(Dataset entries)
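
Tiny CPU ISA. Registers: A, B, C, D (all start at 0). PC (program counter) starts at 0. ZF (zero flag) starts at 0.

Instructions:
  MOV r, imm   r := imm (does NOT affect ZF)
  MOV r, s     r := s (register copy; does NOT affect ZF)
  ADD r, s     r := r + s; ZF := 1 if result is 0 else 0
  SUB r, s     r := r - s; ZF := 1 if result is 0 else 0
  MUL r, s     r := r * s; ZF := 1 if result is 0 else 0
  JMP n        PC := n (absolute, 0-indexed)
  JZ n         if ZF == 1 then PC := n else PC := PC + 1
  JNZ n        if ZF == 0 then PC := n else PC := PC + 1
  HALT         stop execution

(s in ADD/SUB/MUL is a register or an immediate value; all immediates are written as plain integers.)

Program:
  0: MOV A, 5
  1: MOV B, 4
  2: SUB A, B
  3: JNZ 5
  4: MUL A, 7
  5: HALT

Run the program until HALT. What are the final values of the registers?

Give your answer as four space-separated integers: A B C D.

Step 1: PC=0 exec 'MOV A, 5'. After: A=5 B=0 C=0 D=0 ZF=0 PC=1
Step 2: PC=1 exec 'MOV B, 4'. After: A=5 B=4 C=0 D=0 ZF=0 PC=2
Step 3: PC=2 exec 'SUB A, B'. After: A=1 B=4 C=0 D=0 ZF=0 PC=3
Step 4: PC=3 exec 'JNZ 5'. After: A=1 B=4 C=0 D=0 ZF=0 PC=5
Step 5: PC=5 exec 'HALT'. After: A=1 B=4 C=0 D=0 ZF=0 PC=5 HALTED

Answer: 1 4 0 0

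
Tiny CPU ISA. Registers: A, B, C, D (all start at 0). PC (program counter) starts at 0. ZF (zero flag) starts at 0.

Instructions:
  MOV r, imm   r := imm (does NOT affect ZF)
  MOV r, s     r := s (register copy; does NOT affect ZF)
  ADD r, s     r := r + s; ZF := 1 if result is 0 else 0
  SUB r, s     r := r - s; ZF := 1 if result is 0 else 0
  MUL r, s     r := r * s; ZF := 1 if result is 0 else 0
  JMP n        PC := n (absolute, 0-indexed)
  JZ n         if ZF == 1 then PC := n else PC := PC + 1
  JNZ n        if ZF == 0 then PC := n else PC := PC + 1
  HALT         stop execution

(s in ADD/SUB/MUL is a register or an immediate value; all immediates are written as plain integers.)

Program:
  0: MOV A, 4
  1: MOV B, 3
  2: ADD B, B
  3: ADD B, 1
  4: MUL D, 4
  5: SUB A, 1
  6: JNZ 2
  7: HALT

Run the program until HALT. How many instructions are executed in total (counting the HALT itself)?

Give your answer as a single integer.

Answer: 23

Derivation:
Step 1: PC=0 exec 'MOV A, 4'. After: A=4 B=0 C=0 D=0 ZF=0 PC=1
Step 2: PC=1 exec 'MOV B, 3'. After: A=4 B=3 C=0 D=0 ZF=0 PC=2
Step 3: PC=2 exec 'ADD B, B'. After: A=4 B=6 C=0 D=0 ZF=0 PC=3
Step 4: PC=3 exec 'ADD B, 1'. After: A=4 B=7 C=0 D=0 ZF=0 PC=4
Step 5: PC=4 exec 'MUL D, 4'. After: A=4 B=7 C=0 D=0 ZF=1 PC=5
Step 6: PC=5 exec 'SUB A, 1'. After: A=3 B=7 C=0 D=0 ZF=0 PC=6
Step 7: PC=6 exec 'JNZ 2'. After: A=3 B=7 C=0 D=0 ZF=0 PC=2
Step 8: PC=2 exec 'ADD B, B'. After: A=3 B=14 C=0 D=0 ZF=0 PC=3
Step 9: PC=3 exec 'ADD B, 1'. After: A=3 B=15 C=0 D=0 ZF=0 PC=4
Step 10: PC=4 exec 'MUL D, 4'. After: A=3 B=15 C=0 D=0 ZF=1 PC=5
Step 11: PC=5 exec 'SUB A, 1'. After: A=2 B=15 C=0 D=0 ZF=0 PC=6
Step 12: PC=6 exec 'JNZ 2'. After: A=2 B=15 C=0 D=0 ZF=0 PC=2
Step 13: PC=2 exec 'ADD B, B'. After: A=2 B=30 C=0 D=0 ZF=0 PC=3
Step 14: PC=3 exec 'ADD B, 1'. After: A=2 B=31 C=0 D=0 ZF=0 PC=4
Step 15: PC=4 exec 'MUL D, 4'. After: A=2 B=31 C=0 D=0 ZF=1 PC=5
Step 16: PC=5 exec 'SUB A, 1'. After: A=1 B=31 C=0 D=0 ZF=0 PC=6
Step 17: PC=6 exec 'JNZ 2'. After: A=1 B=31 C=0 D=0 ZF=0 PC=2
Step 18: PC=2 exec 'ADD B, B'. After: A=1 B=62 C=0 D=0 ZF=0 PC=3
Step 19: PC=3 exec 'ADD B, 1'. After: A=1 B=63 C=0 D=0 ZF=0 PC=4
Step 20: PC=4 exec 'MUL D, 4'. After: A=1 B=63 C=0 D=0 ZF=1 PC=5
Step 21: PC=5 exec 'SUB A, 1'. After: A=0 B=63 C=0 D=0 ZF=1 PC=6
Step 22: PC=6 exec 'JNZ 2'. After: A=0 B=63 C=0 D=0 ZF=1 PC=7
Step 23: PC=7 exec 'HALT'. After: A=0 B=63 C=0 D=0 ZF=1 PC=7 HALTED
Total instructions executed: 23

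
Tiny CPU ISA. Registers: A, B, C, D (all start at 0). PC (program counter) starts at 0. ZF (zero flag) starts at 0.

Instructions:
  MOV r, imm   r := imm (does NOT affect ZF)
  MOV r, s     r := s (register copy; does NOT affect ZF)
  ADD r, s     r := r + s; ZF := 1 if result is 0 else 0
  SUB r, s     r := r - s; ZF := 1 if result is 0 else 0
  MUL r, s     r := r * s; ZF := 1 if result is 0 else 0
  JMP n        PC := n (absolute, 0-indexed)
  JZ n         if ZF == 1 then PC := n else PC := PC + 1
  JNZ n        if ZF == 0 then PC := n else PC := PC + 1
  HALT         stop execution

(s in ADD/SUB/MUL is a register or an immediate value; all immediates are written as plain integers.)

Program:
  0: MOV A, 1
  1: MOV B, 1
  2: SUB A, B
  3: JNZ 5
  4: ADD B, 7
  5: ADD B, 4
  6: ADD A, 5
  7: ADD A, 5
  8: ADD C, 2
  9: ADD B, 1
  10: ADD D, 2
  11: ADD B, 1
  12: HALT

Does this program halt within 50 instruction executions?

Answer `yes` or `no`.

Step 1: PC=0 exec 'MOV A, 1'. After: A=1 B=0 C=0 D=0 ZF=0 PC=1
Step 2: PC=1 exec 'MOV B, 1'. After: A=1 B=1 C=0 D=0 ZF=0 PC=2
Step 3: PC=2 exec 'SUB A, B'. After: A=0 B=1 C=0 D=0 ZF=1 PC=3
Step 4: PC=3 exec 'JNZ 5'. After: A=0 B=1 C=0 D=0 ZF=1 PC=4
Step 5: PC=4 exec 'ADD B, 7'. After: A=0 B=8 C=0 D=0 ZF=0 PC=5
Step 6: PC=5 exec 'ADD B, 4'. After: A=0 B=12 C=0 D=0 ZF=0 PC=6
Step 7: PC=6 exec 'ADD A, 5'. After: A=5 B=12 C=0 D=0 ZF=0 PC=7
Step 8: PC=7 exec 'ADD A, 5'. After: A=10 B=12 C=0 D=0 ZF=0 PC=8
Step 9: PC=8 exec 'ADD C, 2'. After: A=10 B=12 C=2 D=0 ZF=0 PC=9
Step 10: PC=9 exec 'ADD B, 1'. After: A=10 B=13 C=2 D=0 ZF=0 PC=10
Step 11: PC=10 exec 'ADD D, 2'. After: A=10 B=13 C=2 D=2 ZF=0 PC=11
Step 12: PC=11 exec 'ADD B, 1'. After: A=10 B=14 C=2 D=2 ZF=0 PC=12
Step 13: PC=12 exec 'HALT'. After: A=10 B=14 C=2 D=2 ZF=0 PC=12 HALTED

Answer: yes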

__Work item__
If a line falls between the first line of the records and the line containing "4: MUL A, 7", inclusive, repeat it exactly; leave out all others.

__Final answer__
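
Tiny CPU ISA. Registers: A, B, C, D (all start at 0). PC (program counter) starts at 0. ZF (zero flag) starts at 0.

Instructions:
  MOV r, imm   r := imm (does NOT affect ZF)
  MOV r, s     r := s (register copy; does NOT affect ZF)
  ADD r, s     r := r + s; ZF := 1 if result is 0 else 0
  SUB r, s     r := r - s; ZF := 1 if result is 0 else 0
  MUL r, s     r := r * s; ZF := 1 if result is 0 else 0
  JMP n        PC := n (absolute, 0-indexed)
  JZ n         if ZF == 1 then PC := n else PC := PC + 1
  JNZ n        if ZF == 0 then PC := n else PC := PC + 1
  HALT         stop execution

(s in ADD/SUB/MUL is a register or an immediate value; all immediates are written as plain integers.)

Program:
  0: MOV A, 5
  1: MOV B, 4
  2: SUB A, B
  3: JNZ 5
  4: MUL A, 7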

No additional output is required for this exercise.